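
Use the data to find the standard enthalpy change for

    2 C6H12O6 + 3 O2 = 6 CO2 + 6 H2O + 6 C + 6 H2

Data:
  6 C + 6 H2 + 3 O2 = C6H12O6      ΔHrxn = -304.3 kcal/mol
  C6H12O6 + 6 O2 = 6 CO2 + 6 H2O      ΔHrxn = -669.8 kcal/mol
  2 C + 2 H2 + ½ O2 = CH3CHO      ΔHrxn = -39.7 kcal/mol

ΔHrxn = -365.5 kcal/mol

equation 1 reversed: +304.3 kcal/mol
equation 2 as written: -669.8 kcal/mol
equation 3: not needed.
ΔHrxn = (+304.3) + (-669.8) = -365.5 kcal/mol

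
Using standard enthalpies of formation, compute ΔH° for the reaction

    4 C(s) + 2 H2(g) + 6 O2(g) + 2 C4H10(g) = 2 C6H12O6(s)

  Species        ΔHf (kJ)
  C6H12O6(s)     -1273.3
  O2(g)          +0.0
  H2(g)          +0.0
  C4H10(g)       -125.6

Products: 2·(-1273.3) = -2546.6
Reactants: 4·(+0.0) + 2·(+0.0) + 6·(+0.0) + 2·(-125.6) = -251.2
ΔH° = (-2546.6) − (-251.2) = -2295.4 kJ

ΔH° = -2295.4 kJ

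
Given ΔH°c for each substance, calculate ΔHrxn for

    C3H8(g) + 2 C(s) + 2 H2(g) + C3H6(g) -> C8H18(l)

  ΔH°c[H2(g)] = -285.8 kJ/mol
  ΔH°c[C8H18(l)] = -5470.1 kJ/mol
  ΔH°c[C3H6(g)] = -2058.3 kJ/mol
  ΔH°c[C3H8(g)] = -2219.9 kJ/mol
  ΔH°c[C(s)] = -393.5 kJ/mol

Using ΔH = Σ nΔHc°(reactants) − Σ nΔHc°(products):
= [1·(-2219.9) + 2·(-393.5) + 2·(-285.8) + 1·(-2058.3)] − [1·(-5470.1)]
= -166.7 kJ/mol

ΔHrxn = -166.7 kJ/mol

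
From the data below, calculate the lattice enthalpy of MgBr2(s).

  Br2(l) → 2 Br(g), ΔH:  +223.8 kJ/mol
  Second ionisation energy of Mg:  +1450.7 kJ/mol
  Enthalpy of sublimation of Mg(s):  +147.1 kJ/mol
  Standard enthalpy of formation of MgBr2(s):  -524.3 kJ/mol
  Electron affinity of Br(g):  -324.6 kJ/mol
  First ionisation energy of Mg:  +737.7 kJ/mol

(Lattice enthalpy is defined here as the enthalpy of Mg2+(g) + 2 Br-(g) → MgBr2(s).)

U = -2434.4 kJ/mol

ΔHf° = 1·ΔHsub + 1·(ΣIE) + 1·D(Br2) + 2·EA + U
-524.3 = 1·(+147.1) + 1·(+2188.4) + 1·(+223.8) + 2·(-324.6) + U
U = -524.3 − (+1910.1) = -2434.4 kJ/mol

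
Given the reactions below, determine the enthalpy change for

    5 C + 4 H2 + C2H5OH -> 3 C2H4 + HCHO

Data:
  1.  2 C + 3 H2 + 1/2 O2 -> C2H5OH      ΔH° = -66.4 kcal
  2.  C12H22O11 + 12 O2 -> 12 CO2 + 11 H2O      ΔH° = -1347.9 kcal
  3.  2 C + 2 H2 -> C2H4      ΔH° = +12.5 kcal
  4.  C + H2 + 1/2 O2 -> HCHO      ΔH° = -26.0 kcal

eq. 1 reversed (C2H5OH must end up as a reactant): +66.4 kcal
eq. 2: not needed (C12H22O11 appears nowhere else).
eq. 3 × 3 (scale by 3 for the 3 C2H4): (3)·(+12.5) = +37.5 kcal
eq. 4 as written (HCHO already on the product side): -26.0 kcal
By Hess's law, ΔH° = (-1)·(-66.4) + (3)·(+12.5) + (1)·(-26.0) = 77.9 kcal

ΔH° = 77.9 kcal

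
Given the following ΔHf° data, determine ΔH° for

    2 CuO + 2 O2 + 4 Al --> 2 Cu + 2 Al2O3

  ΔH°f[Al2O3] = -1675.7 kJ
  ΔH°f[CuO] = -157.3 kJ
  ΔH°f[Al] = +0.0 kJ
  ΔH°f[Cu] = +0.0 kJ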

■ **Work required**:
Determine the count of lines in the data above with the string "Given" in them, and give that count alone.

■ **Solved problem**:
3